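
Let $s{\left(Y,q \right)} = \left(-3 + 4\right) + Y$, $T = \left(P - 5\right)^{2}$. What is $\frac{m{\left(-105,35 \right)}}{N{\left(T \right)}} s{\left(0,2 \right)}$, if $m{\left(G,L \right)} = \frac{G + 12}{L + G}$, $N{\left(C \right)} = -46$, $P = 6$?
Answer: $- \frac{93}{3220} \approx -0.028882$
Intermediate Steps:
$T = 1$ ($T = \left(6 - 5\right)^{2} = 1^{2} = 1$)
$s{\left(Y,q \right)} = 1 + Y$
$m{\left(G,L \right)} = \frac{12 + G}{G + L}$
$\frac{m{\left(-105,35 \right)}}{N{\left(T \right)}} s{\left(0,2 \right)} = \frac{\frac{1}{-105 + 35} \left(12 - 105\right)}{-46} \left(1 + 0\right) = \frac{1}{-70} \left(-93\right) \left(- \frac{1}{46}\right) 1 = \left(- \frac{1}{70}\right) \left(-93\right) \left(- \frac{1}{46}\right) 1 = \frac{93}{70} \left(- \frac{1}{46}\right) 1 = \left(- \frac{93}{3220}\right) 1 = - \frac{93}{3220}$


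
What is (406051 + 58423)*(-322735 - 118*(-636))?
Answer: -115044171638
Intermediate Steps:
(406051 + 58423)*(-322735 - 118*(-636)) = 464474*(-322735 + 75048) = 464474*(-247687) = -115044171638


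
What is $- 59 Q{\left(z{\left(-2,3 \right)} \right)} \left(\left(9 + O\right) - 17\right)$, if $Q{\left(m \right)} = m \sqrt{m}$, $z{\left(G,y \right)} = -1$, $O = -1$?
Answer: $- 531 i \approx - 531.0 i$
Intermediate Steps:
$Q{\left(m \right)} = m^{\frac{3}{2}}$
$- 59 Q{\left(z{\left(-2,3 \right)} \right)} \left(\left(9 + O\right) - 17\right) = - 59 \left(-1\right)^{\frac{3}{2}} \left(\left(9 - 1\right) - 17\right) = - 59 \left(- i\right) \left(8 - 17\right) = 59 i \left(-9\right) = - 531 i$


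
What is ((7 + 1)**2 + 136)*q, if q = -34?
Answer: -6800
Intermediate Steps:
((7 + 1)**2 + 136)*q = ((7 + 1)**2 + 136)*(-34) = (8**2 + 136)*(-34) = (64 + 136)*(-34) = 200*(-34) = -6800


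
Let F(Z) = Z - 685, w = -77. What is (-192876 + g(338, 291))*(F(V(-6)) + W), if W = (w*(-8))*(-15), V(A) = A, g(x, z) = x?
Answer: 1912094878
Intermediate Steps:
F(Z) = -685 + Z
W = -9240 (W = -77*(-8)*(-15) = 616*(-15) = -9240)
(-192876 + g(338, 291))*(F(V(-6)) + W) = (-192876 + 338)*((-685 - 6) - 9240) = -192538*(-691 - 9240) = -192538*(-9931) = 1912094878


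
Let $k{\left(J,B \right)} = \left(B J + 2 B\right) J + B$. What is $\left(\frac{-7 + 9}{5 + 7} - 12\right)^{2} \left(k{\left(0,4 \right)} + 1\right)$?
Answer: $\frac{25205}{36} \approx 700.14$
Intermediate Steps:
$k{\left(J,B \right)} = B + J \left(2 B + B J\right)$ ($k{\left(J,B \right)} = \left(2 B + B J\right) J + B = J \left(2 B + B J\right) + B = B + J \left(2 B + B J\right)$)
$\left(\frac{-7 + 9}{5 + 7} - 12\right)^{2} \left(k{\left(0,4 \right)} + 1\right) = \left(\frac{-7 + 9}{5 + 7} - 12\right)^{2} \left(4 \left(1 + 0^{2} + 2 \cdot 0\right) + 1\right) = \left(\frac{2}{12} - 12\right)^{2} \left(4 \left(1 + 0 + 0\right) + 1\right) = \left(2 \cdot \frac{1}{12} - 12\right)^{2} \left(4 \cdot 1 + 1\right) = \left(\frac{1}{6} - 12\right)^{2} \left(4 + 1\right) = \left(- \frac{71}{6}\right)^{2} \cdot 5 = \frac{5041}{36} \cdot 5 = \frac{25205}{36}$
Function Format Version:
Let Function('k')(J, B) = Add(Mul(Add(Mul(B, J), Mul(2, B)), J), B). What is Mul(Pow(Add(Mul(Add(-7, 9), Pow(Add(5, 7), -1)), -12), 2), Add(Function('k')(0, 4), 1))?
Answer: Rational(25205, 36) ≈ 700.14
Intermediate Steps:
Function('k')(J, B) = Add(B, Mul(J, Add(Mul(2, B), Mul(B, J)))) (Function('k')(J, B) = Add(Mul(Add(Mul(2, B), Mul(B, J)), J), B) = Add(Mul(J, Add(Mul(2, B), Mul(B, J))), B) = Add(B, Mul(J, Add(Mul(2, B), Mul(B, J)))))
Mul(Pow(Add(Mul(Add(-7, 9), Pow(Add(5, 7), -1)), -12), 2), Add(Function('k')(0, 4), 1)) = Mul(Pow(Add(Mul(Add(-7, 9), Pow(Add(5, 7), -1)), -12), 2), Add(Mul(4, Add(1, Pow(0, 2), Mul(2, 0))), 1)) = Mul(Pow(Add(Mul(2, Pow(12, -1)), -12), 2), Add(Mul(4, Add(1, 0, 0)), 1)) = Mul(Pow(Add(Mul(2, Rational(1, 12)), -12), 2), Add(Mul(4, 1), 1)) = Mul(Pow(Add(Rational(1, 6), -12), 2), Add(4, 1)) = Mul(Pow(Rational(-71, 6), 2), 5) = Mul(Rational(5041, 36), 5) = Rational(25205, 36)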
□ □ □ □ □ □ □
Exact repetition is required: return every record shown above.

▸ RESULT OF THE TASK:
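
Let $s{\left(Y,q \right)} = \left(-3 + 4\right) + Y$, $T = \left(P - 5\right)^{2}$. What is $\frac{m{\left(-105,35 \right)}}{N{\left(T \right)}} s{\left(0,2 \right)}$, if $m{\left(G,L \right)} = \frac{G + 12}{L + G}$, $N{\left(C \right)} = -46$, $P = 6$?
Answer: $- \frac{93}{3220} \approx -0.028882$
Intermediate Steps:
$T = 1$ ($T = \left(6 - 5\right)^{2} = 1^{2} = 1$)
$s{\left(Y,q \right)} = 1 + Y$
$m{\left(G,L \right)} = \frac{12 + G}{G + L}$
$\frac{m{\left(-105,35 \right)}}{N{\left(T \right)}} s{\left(0,2 \right)} = \frac{\frac{1}{-105 + 35} \left(12 - 105\right)}{-46} \left(1 + 0\right) = \frac{1}{-70} \left(-93\right) \left(- \frac{1}{46}\right) 1 = \left(- \frac{1}{70}\right) \left(-93\right) \left(- \frac{1}{46}\right) 1 = \frac{93}{70} \left(- \frac{1}{46}\right) 1 = \left(- \frac{93}{3220}\right) 1 = - \frac{93}{3220}$


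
What is (406051 + 58423)*(-322735 - 118*(-636))?
Answer: -115044171638
Intermediate Steps:
(406051 + 58423)*(-322735 - 118*(-636)) = 464474*(-322735 + 75048) = 464474*(-247687) = -115044171638


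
What is $- 59 Q{\left(z{\left(-2,3 \right)} \right)} \left(\left(9 + O\right) - 17\right)$, if $Q{\left(m \right)} = m \sqrt{m}$, $z{\left(G,y \right)} = -1$, $O = -1$?
Answer: $- 531 i \approx - 531.0 i$
Intermediate Steps:
$Q{\left(m \right)} = m^{\frac{3}{2}}$
$- 59 Q{\left(z{\left(-2,3 \right)} \right)} \left(\left(9 + O\right) - 17\right) = - 59 \left(-1\right)^{\frac{3}{2}} \left(\left(9 - 1\right) - 17\right) = - 59 \left(- i\right) \left(8 - 17\right) = 59 i \left(-9\right) = - 531 i$


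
What is ((7 + 1)**2 + 136)*q, if q = -34?
Answer: -6800
Intermediate Steps:
((7 + 1)**2 + 136)*q = ((7 + 1)**2 + 136)*(-34) = (8**2 + 136)*(-34) = (64 + 136)*(-34) = 200*(-34) = -6800


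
Let F(Z) = Z - 685, w = -77. What is (-192876 + g(338, 291))*(F(V(-6)) + W), if W = (w*(-8))*(-15), V(A) = A, g(x, z) = x?
Answer: 1912094878
Intermediate Steps:
F(Z) = -685 + Z
W = -9240 (W = -77*(-8)*(-15) = 616*(-15) = -9240)
(-192876 + g(338, 291))*(F(V(-6)) + W) = (-192876 + 338)*((-685 - 6) - 9240) = -192538*(-691 - 9240) = -192538*(-9931) = 1912094878


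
Let $k{\left(J,B \right)} = \left(B J + 2 B\right) J + B$. What is $\left(\frac{-7 + 9}{5 + 7} - 12\right)^{2} \left(k{\left(0,4 \right)} + 1\right)$?
Answer: $\frac{25205}{36} \approx 700.14$
Intermediate Steps:
$k{\left(J,B \right)} = B + J \left(2 B + B J\right)$ ($k{\left(J,B \right)} = \left(2 B + B J\right) J + B = J \left(2 B + B J\right) + B = B + J \left(2 B + B J\right)$)
$\left(\frac{-7 + 9}{5 + 7} - 12\right)^{2} \left(k{\left(0,4 \right)} + 1\right) = \left(\frac{-7 + 9}{5 + 7} - 12\right)^{2} \left(4 \left(1 + 0^{2} + 2 \cdot 0\right) + 1\right) = \left(\frac{2}{12} - 12\right)^{2} \left(4 \left(1 + 0 + 0\right) + 1\right) = \left(2 \cdot \frac{1}{12} - 12\right)^{2} \left(4 \cdot 1 + 1\right) = \left(\frac{1}{6} - 12\right)^{2} \left(4 + 1\right) = \left(- \frac{71}{6}\right)^{2} \cdot 5 = \frac{5041}{36} \cdot 5 = \frac{25205}{36}$
Function Format Version:
Let Function('k')(J, B) = Add(Mul(Add(Mul(B, J), Mul(2, B)), J), B). What is Mul(Pow(Add(Mul(Add(-7, 9), Pow(Add(5, 7), -1)), -12), 2), Add(Function('k')(0, 4), 1))?
Answer: Rational(25205, 36) ≈ 700.14
Intermediate Steps:
Function('k')(J, B) = Add(B, Mul(J, Add(Mul(2, B), Mul(B, J)))) (Function('k')(J, B) = Add(Mul(Add(Mul(2, B), Mul(B, J)), J), B) = Add(Mul(J, Add(Mul(2, B), Mul(B, J))), B) = Add(B, Mul(J, Add(Mul(2, B), Mul(B, J)))))
Mul(Pow(Add(Mul(Add(-7, 9), Pow(Add(5, 7), -1)), -12), 2), Add(Function('k')(0, 4), 1)) = Mul(Pow(Add(Mul(Add(-7, 9), Pow(Add(5, 7), -1)), -12), 2), Add(Mul(4, Add(1, Pow(0, 2), Mul(2, 0))), 1)) = Mul(Pow(Add(Mul(2, Pow(12, -1)), -12), 2), Add(Mul(4, Add(1, 0, 0)), 1)) = Mul(Pow(Add(Mul(2, Rational(1, 12)), -12), 2), Add(Mul(4, 1), 1)) = Mul(Pow(Add(Rational(1, 6), -12), 2), Add(4, 1)) = Mul(Pow(Rational(-71, 6), 2), 5) = Mul(Rational(5041, 36), 5) = Rational(25205, 36)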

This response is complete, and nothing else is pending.